### Task data
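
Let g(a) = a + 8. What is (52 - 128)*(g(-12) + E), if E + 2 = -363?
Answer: 28044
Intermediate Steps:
g(a) = 8 + a
E = -365 (E = -2 - 363 = -365)
(52 - 128)*(g(-12) + E) = (52 - 128)*((8 - 12) - 365) = -76*(-4 - 365) = -76*(-369) = 28044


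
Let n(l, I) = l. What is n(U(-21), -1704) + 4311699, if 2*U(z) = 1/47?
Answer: 405299707/94 ≈ 4.3117e+6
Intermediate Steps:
U(z) = 1/94 (U(z) = (½)/47 = (½)*(1/47) = 1/94)
n(U(-21), -1704) + 4311699 = 1/94 + 4311699 = 405299707/94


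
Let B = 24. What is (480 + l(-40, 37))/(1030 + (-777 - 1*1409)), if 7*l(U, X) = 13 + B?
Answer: -3397/8092 ≈ -0.41980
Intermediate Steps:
l(U, X) = 37/7 (l(U, X) = (13 + 24)/7 = (⅐)*37 = 37/7)
(480 + l(-40, 37))/(1030 + (-777 - 1*1409)) = (480 + 37/7)/(1030 + (-777 - 1*1409)) = 3397/(7*(1030 + (-777 - 1409))) = 3397/(7*(1030 - 2186)) = (3397/7)/(-1156) = (3397/7)*(-1/1156) = -3397/8092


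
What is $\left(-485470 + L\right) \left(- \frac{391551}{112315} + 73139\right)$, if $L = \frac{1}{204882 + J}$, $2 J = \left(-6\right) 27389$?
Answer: $- \frac{489357363363883080466}{13782735225} \approx -3.5505 \cdot 10^{10}$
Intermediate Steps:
$J = -82167$ ($J = \frac{\left(-6\right) 27389}{2} = \frac{1}{2} \left(-164334\right) = -82167$)
$L = \frac{1}{122715}$ ($L = \frac{1}{204882 - 82167} = \frac{1}{122715} \approx 8.149 \cdot 10^{-6}$)
$\left(-485470 + L\right) \left(- \frac{391551}{112315} + 73139\right) = \left(-485470 + \frac{1}{122715}\right) \left(- \frac{391551}{112315} + 73139\right) = - \frac{59574451049 \left(\left(-391551\right) \frac{1}{112315} + 73139\right)}{122715} = - \frac{59574451049 \left(- \frac{391551}{112315} + 73139\right)}{122715} = \left(- \frac{59574451049}{122715}\right) \frac{8214215234}{112315} = - \frac{489357363363883080466}{13782735225}$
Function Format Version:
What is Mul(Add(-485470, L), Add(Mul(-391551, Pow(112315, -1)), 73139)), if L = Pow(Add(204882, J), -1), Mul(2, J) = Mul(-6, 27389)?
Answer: Rational(-489357363363883080466, 13782735225) ≈ -3.5505e+10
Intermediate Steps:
J = -82167 (J = Mul(Rational(1, 2), Mul(-6, 27389)) = Mul(Rational(1, 2), -164334) = -82167)
L = Rational(1, 122715) (L = Pow(Add(204882, -82167), -1) = Pow(122715, -1) = Rational(1, 122715) ≈ 8.1490e-6)
Mul(Add(-485470, L), Add(Mul(-391551, Pow(112315, -1)), 73139)) = Mul(Add(-485470, Rational(1, 122715)), Add(Mul(-391551, Pow(112315, -1)), 73139)) = Mul(Rational(-59574451049, 122715), Add(Mul(-391551, Rational(1, 112315)), 73139)) = Mul(Rational(-59574451049, 122715), Add(Rational(-391551, 112315), 73139)) = Mul(Rational(-59574451049, 122715), Rational(8214215234, 112315)) = Rational(-489357363363883080466, 13782735225)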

### Assigned task
Write out the material again, exactly as shown above.

### Result for this task
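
Let g(a) = a + 8. What is (52 - 128)*(g(-12) + E), if E + 2 = -363?
Answer: 28044
Intermediate Steps:
g(a) = 8 + a
E = -365 (E = -2 - 363 = -365)
(52 - 128)*(g(-12) + E) = (52 - 128)*((8 - 12) - 365) = -76*(-4 - 365) = -76*(-369) = 28044


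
Let n(l, I) = l. What is n(U(-21), -1704) + 4311699, if 2*U(z) = 1/47?
Answer: 405299707/94 ≈ 4.3117e+6
Intermediate Steps:
U(z) = 1/94 (U(z) = (½)/47 = (½)*(1/47) = 1/94)
n(U(-21), -1704) + 4311699 = 1/94 + 4311699 = 405299707/94


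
Let B = 24. What is (480 + l(-40, 37))/(1030 + (-777 - 1*1409)), if 7*l(U, X) = 13 + B?
Answer: -3397/8092 ≈ -0.41980
Intermediate Steps:
l(U, X) = 37/7 (l(U, X) = (13 + 24)/7 = (⅐)*37 = 37/7)
(480 + l(-40, 37))/(1030 + (-777 - 1*1409)) = (480 + 37/7)/(1030 + (-777 - 1*1409)) = 3397/(7*(1030 + (-777 - 1409))) = 3397/(7*(1030 - 2186)) = (3397/7)/(-1156) = (3397/7)*(-1/1156) = -3397/8092


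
What is $\left(-485470 + L\right) \left(- \frac{391551}{112315} + 73139\right)$, if $L = \frac{1}{204882 + J}$, $2 J = \left(-6\right) 27389$?
Answer: $- \frac{489357363363883080466}{13782735225} \approx -3.5505 \cdot 10^{10}$
Intermediate Steps:
$J = -82167$ ($J = \frac{\left(-6\right) 27389}{2} = \frac{1}{2} \left(-164334\right) = -82167$)
$L = \frac{1}{122715}$ ($L = \frac{1}{204882 - 82167} = \frac{1}{122715} \approx 8.149 \cdot 10^{-6}$)
$\left(-485470 + L\right) \left(- \frac{391551}{112315} + 73139\right) = \left(-485470 + \frac{1}{122715}\right) \left(- \frac{391551}{112315} + 73139\right) = - \frac{59574451049 \left(\left(-391551\right) \frac{1}{112315} + 73139\right)}{122715} = - \frac{59574451049 \left(- \frac{391551}{112315} + 73139\right)}{122715} = \left(- \frac{59574451049}{122715}\right) \frac{8214215234}{112315} = - \frac{489357363363883080466}{13782735225}$
Function Format Version:
What is Mul(Add(-485470, L), Add(Mul(-391551, Pow(112315, -1)), 73139)), if L = Pow(Add(204882, J), -1), Mul(2, J) = Mul(-6, 27389)?
Answer: Rational(-489357363363883080466, 13782735225) ≈ -3.5505e+10
Intermediate Steps:
J = -82167 (J = Mul(Rational(1, 2), Mul(-6, 27389)) = Mul(Rational(1, 2), -164334) = -82167)
L = Rational(1, 122715) (L = Pow(Add(204882, -82167), -1) = Pow(122715, -1) = Rational(1, 122715) ≈ 8.1490e-6)
Mul(Add(-485470, L), Add(Mul(-391551, Pow(112315, -1)), 73139)) = Mul(Add(-485470, Rational(1, 122715)), Add(Mul(-391551, Pow(112315, -1)), 73139)) = Mul(Rational(-59574451049, 122715), Add(Mul(-391551, Rational(1, 112315)), 73139)) = Mul(Rational(-59574451049, 122715), Add(Rational(-391551, 112315), 73139)) = Mul(Rational(-59574451049, 122715), Rational(8214215234, 112315)) = Rational(-489357363363883080466, 13782735225)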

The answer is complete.